Recorded information:
★ ★ ★ ★ ★ ★ ★

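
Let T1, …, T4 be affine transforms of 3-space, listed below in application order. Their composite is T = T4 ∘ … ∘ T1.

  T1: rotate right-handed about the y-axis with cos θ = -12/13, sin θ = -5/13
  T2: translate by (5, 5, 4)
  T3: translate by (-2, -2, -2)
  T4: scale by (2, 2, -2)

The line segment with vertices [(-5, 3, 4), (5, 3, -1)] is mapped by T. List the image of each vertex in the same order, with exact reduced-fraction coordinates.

image vertices: (158/13, 12, 94/13), (-32/13, 12, -126/13)

T1 rotate right-handed about the y-axis with cos θ = -12/13, sin θ = -5/13: (-5, 3, 4) → (40/13, 3, -73/13); (5, 3, -1) → (-55/13, 3, 37/13)
T2 translate by (5, 5, 4): (40/13, 3, -73/13) → (105/13, 8, -21/13); (-55/13, 3, 37/13) → (10/13, 8, 89/13)
T3 translate by (-2, -2, -2): (105/13, 8, -21/13) → (79/13, 6, -47/13); (10/13, 8, 89/13) → (-16/13, 6, 63/13)
T4 scale by (2, 2, -2): (79/13, 6, -47/13) → (158/13, 12, 94/13); (-16/13, 6, 63/13) → (-32/13, 12, -126/13)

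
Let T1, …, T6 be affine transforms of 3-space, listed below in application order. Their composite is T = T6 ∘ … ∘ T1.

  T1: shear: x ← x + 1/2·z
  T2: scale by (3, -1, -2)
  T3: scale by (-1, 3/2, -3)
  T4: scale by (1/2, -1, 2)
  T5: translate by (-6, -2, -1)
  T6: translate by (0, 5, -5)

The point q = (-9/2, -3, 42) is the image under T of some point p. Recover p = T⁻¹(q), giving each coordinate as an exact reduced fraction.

T1 = [1 0 1/2 0; 0 1 0 0; 0 0 1 0; 0 0 0 1]
T2·T1 = [3 0 3/2 0; 0 -1 0 0; 0 0 -2 0; 0 0 0 1]
T3·…·T1 = [-3 0 -3/2 0; 0 -3/2 0 0; 0 0 6 0; 0 0 0 1]
T4·…·T1 = [-3/2 0 -3/4 0; 0 3/2 0 0; 0 0 12 0; 0 0 0 1]
T5·…·T1 = [-3/2 0 -3/4 -6; 0 3/2 0 -2; 0 0 12 -1; 0 0 0 1]
T6·…·T1 = [-3/2 0 -3/4 -6; 0 3/2 0 3; 0 0 12 -6; 0 0 0 1]
det M = -27; M⁻¹ = [-2/3 0 -1/24 -17/4; 0 2/3 0 -2; 0 0 1/12 1/2; 0 0 0 1]
M⁻¹ · (-9/2, -3, 42)ᵀ = (-3, -4, 4)ᵀ

p = (-3, -4, 4)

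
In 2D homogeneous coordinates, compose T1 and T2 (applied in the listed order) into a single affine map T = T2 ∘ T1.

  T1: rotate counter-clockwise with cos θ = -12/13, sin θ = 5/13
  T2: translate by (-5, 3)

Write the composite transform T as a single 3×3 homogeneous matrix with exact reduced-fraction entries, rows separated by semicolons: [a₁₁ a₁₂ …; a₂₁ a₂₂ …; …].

T = [-12/13 -5/13 -5; 5/13 -12/13 3; 0 0 1]

T1 = [-12/13 -5/13 0; 5/13 -12/13 0; 0 0 1]
T2·T1 = [-12/13 -5/13 -5; 5/13 -12/13 3; 0 0 1]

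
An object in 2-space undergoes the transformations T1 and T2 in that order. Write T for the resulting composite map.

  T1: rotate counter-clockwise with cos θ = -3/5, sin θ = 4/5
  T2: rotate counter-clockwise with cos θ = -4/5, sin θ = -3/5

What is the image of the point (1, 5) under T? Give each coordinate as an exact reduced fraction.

T(p) = (59/25, 113/25)

T1 rotate counter-clockwise with cos θ = -3/5, sin θ = 4/5: (1, 5) → (-23/5, -11/5)
T2 rotate counter-clockwise with cos θ = -4/5, sin θ = -3/5: (-23/5, -11/5) → (59/25, 113/25)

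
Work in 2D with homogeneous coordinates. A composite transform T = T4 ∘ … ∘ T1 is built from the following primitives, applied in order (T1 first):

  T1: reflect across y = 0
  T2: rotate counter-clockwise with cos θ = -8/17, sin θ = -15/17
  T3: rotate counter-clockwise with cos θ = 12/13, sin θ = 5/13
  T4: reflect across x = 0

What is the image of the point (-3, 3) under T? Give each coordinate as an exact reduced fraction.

T1 reflect across y = 0: (-3, 3) → (-3, -3)
T2 rotate counter-clockwise with cos θ = -8/17, sin θ = -15/17: (-3, -3) → (-21/17, 69/17)
T3 rotate counter-clockwise with cos θ = 12/13, sin θ = 5/13: (-21/17, 69/17) → (-597/221, 723/221)
T4 reflect across x = 0: (-597/221, 723/221) → (597/221, 723/221)

T(p) = (597/221, 723/221)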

★ ★ ★ ★ ★ ★ ★

What you should do:
Starting at the line that contains "An object in", copy each line through the last one in the records, exactly, and output nothing else.

Finished exercise:
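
An object in 2-space undergoes the transformations T1 and T2 in that order. Write T for the resulting composite map.

  T1: rotate counter-clockwise with cos θ = -3/5, sin θ = 4/5
  T2: rotate counter-clockwise with cos θ = -4/5, sin θ = -3/5

What is the image of the point (1, 5) under T? Give each coordinate as an exact reduced fraction.

T(p) = (59/25, 113/25)

T1 rotate counter-clockwise with cos θ = -3/5, sin θ = 4/5: (1, 5) → (-23/5, -11/5)
T2 rotate counter-clockwise with cos θ = -4/5, sin θ = -3/5: (-23/5, -11/5) → (59/25, 113/25)

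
Work in 2D with homogeneous coordinates. A composite transform T = T4 ∘ … ∘ T1 is built from the following primitives, applied in order (T1 first):

  T1: reflect across y = 0
  T2: rotate counter-clockwise with cos θ = -8/17, sin θ = -15/17
  T3: rotate counter-clockwise with cos θ = 12/13, sin θ = 5/13
  T4: reflect across x = 0

What is the image of the point (-3, 3) under T? Give each coordinate as an exact reduced fraction.

T1 reflect across y = 0: (-3, 3) → (-3, -3)
T2 rotate counter-clockwise with cos θ = -8/17, sin θ = -15/17: (-3, -3) → (-21/17, 69/17)
T3 rotate counter-clockwise with cos θ = 12/13, sin θ = 5/13: (-21/17, 69/17) → (-597/221, 723/221)
T4 reflect across x = 0: (-597/221, 723/221) → (597/221, 723/221)

T(p) = (597/221, 723/221)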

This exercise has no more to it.